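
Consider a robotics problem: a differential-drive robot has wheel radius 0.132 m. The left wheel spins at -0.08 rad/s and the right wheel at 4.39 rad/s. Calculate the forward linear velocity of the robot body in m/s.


v = r*(wR + wL)/2 = 0.132*(4.39 + -0.08)/2 = 0.2845

0.2845 m/s


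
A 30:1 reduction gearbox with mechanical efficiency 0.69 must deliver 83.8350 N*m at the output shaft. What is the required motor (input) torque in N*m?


tau_in = tau_out / (N * eta) = 83.8350 / (30 * 0.69) = 4.0500

4.0500 N*m


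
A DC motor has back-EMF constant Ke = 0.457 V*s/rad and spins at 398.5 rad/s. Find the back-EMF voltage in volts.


V_emf = Ke * omega = 0.457*398.5 = 182.1145

182.1145 V


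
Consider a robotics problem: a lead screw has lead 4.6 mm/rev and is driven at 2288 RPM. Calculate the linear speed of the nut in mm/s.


v = lead * (RPM/60) = 4.6*2288/60 = 175.4133

175.4133 mm/s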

+ + + +

Work required
What are the lines from the one with "Consider a robotics problem: a lead" through the end of the entries? Give them again exactly, both end lines included.

Solved exercise
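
Consider a robotics problem: a lead screw has lead 4.6 mm/rev and is driven at 2288 RPM. Calculate the linear speed of the nut in mm/s.


v = lead * (RPM/60) = 4.6*2288/60 = 175.4133

175.4133 mm/s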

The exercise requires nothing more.